*** Opening The records ***
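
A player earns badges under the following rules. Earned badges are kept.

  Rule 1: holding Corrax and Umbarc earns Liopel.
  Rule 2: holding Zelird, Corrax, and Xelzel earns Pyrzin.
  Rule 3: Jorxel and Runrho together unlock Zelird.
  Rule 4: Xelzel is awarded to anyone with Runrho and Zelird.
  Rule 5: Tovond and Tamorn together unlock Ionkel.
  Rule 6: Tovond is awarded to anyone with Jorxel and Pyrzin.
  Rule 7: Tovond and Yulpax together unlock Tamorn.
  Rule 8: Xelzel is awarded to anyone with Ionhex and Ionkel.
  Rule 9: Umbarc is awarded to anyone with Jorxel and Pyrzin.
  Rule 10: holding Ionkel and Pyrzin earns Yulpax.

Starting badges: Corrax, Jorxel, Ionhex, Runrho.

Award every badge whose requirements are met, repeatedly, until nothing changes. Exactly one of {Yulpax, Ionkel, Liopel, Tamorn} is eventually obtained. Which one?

With Jorxel and Runrho, Zelird is earned (Rule 3).
With Runrho and Zelird, Xelzel is earned (Rule 4).
With Zelird, Corrax, and Xelzel, Pyrzin is earned (Rule 2).
With Jorxel and Pyrzin, Umbarc is earned (Rule 9).
With Corrax and Umbarc, Liopel is earned (Rule 1).
Ionkel would need Tovond and Tamorn (Rule 5), but Tamorn is never earned. Tamorn would need Tovond and Yulpax (Rule 7), but Yulpax is never earned. Yulpax would need Ionkel and Pyrzin (Rule 10), but Ionkel is never earned.

Liopel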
*** Closing The records ***
• Exercise brief: All lines in the data above from the one with "Rule 10: holding" through the one with "Starting badges: Corrax, Jorxel, Ionhex, Runrho." must be repeated exactly, and no others.

• Result of the task:
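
  Rule 10: holding Ionkel and Pyrzin earns Yulpax.

Starting badges: Corrax, Jorxel, Ionhex, Runrho.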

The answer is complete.